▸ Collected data
..............................

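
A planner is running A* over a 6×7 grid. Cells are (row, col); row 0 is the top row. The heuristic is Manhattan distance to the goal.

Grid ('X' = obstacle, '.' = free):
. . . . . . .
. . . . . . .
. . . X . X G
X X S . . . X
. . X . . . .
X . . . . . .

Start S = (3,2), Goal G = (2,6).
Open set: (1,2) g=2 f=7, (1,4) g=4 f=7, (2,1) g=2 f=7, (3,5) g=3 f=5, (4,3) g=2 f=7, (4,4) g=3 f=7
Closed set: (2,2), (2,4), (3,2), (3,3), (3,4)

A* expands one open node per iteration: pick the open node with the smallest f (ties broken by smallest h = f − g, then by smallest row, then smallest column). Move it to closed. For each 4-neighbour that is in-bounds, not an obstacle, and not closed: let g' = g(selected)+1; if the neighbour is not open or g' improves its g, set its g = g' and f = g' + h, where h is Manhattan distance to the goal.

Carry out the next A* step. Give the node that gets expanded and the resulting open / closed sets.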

..............................

▸ YOUR INSTRUCTIONS
Copy exactly the line that contains "Grid ('X' = obstacle, '.'" and every line after it through the end of the entries, with nothing added.

▸ EXERCISE ANSWER
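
Grid ('X' = obstacle, '.' = free):
. . . . . . .
. . . . . . .
. . . X . X G
X X S . . . X
. . X . . . .
X . . . . . .

Start S = (3,2), Goal G = (2,6).
Open set: (1,2) g=2 f=7, (1,4) g=4 f=7, (2,1) g=2 f=7, (3,5) g=3 f=5, (4,3) g=2 f=7, (4,4) g=3 f=7
Closed set: (2,2), (2,4), (3,2), (3,3), (3,4)

A* expands one open node per iteration: pick the open node with the smallest f (ties broken by smallest h = f − g, then by smallest row, then smallest column). Move it to closed. For each 4-neighbour that is in-bounds, not an obstacle, and not closed: let g' = g(selected)+1; if the neighbour is not open or g' improves its g, set its g = g' and f = g' + h, where h is Manhattan distance to the goal.

Carry out the next A* step. Give the node that gets expanded and the resulting open / closed sets.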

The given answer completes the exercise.